(Work instructions): Of the records below, reproduce only the span that opens with the line containing "Compute the value of the expression" and closes with the last line.

(Provided information):
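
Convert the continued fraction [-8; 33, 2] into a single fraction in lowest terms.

a_0 = -8: -8/1
a_1 = 33: -263/33
a_2 = 2: -534/67

-534/67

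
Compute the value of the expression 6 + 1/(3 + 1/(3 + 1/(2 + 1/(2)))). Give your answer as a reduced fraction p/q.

Compute successive convergents:
a_0 = 6: 6/1
a_1 = 3: 19/3
a_2 = 3: 63/10
a_3 = 2: 145/23
a_4 = 2: 353/56

353/56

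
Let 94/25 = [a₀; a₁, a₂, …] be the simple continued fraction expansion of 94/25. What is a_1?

94 = 3·25 + 19, so a_0 = 3
25 = 1·19 + 6, so a_1 = 1

1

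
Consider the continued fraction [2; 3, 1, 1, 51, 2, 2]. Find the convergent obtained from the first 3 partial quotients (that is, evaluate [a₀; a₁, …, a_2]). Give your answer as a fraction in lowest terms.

9/4

Use the convergent recurrence hₖ = aₖ·hₖ₋₁ + hₖ₋₂ (and likewise for the denominators kₖ):
a_0 = 2: 2/1
a_1 = 3: 7/3
a_2 = 1: 9/4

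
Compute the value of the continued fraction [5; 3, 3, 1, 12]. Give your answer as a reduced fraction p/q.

881/166

Start with 12.
1 + 1/(12/1) = 1 + 1/12 = 13/12
3 + 1/(13/12) = 3 + 12/13 = 51/13
3 + 1/(51/13) = 3 + 13/51 = 166/51
5 + 1/(166/51) = 5 + 51/166 = 881/166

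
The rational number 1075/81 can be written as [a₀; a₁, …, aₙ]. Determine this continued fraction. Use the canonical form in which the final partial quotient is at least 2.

[13; 3, 1, 2, 7]

1075 ÷ 81 → quotient 13, remainder 22
81 ÷ 22 → quotient 3, remainder 15
22 ÷ 15 → quotient 1, remainder 7
15 ÷ 7 → quotient 2, remainder 1
7 ÷ 1 → quotient 7, remainder 0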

(Solution for this task):
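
Compute the value of the expression 6 + 1/(3 + 1/(3 + 1/(2 + 1/(2)))). Give your answer as a reduced fraction p/q.

Compute successive convergents:
a_0 = 6: 6/1
a_1 = 3: 19/3
a_2 = 3: 63/10
a_3 = 2: 145/23
a_4 = 2: 353/56

353/56

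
Let 94/25 = [a₀; a₁, a₂, …] be the simple continued fraction expansion of 94/25. What is a_1?

94 = 3·25 + 19, so a_0 = 3
25 = 1·19 + 6, so a_1 = 1

1

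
Consider the continued fraction [2; 3, 1, 1, 51, 2, 2]. Find the convergent obtained from the first 3 partial quotients (that is, evaluate [a₀; a₁, …, a_2]). Give your answer as a fraction in lowest terms.

9/4

Use the convergent recurrence hₖ = aₖ·hₖ₋₁ + hₖ₋₂ (and likewise for the denominators kₖ):
a_0 = 2: 2/1
a_1 = 3: 7/3
a_2 = 1: 9/4

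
Compute the value of the continued fraction [5; 3, 3, 1, 12]. Give your answer as a reduced fraction p/q.

881/166

Start with 12.
1 + 1/(12/1) = 1 + 1/12 = 13/12
3 + 1/(13/12) = 3 + 12/13 = 51/13
3 + 1/(51/13) = 3 + 13/51 = 166/51
5 + 1/(166/51) = 5 + 51/166 = 881/166

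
The rational number 1075/81 can be written as [a₀; a₁, …, aₙ]. Determine this continued fraction. Use the canonical form in which the final partial quotient is at least 2.

[13; 3, 1, 2, 7]

1075 ÷ 81 → quotient 13, remainder 22
81 ÷ 22 → quotient 3, remainder 15
22 ÷ 15 → quotient 1, remainder 7
15 ÷ 7 → quotient 2, remainder 1
7 ÷ 1 → quotient 7, remainder 0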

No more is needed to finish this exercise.